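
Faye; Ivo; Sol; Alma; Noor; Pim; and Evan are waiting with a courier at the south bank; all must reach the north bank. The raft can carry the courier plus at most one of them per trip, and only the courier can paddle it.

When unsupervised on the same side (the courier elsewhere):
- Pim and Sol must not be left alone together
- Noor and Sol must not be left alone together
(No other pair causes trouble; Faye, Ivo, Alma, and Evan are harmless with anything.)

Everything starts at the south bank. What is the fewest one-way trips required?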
+ + + + + + +
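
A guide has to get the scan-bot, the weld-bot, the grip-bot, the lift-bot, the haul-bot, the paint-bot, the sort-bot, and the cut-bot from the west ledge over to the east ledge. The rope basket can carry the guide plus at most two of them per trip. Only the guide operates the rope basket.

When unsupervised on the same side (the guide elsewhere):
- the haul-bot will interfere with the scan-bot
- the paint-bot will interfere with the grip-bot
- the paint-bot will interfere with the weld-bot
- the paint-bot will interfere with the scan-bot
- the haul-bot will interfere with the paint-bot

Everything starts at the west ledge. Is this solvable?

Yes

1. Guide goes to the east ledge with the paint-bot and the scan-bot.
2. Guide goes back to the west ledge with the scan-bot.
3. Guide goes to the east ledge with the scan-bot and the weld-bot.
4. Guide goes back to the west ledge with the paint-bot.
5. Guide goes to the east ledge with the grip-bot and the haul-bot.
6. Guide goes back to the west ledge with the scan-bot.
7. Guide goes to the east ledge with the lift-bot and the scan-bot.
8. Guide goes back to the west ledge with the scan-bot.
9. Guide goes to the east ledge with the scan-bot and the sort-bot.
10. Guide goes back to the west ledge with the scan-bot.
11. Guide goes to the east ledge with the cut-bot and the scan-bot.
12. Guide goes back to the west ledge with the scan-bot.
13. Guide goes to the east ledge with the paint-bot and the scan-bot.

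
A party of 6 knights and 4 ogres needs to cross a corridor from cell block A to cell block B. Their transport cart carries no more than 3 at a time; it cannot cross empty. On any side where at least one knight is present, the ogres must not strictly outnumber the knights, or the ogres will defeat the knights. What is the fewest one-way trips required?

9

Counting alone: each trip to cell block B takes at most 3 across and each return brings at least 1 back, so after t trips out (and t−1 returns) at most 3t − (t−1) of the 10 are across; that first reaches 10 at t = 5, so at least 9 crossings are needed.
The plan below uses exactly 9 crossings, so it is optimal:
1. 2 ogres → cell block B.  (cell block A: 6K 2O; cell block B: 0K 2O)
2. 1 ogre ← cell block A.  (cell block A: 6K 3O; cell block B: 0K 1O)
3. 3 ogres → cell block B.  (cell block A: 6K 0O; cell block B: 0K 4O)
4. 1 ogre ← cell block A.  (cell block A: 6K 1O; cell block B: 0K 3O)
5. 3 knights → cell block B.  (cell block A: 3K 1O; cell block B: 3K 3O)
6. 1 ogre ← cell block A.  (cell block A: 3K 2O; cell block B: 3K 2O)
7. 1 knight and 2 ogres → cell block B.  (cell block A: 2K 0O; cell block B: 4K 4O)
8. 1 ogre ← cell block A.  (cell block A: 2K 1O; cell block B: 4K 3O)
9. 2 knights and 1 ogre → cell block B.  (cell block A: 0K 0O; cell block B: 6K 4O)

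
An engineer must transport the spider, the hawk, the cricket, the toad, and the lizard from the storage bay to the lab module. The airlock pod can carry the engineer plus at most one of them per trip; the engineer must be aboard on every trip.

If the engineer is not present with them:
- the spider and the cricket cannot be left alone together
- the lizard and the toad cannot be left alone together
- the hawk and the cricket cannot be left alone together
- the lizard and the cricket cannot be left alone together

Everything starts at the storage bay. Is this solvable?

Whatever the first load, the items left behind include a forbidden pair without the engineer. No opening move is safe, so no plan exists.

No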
+ + + + + + +
▶ _What you should do_
Within the listing above, locate the line containing "- Noor and Sol" and the line containing "Everything starts at the south". Reproduce those two lines and all lines between them exactly, with nothing added.

▶ _Answer below_
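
- Noor and Sol must not be left alone together
(No other pair causes trouble; Faye, Ivo, Alma, and Evan are harmless with anything.)

Everything starts at the south bank. What is the fewest one-way trips required?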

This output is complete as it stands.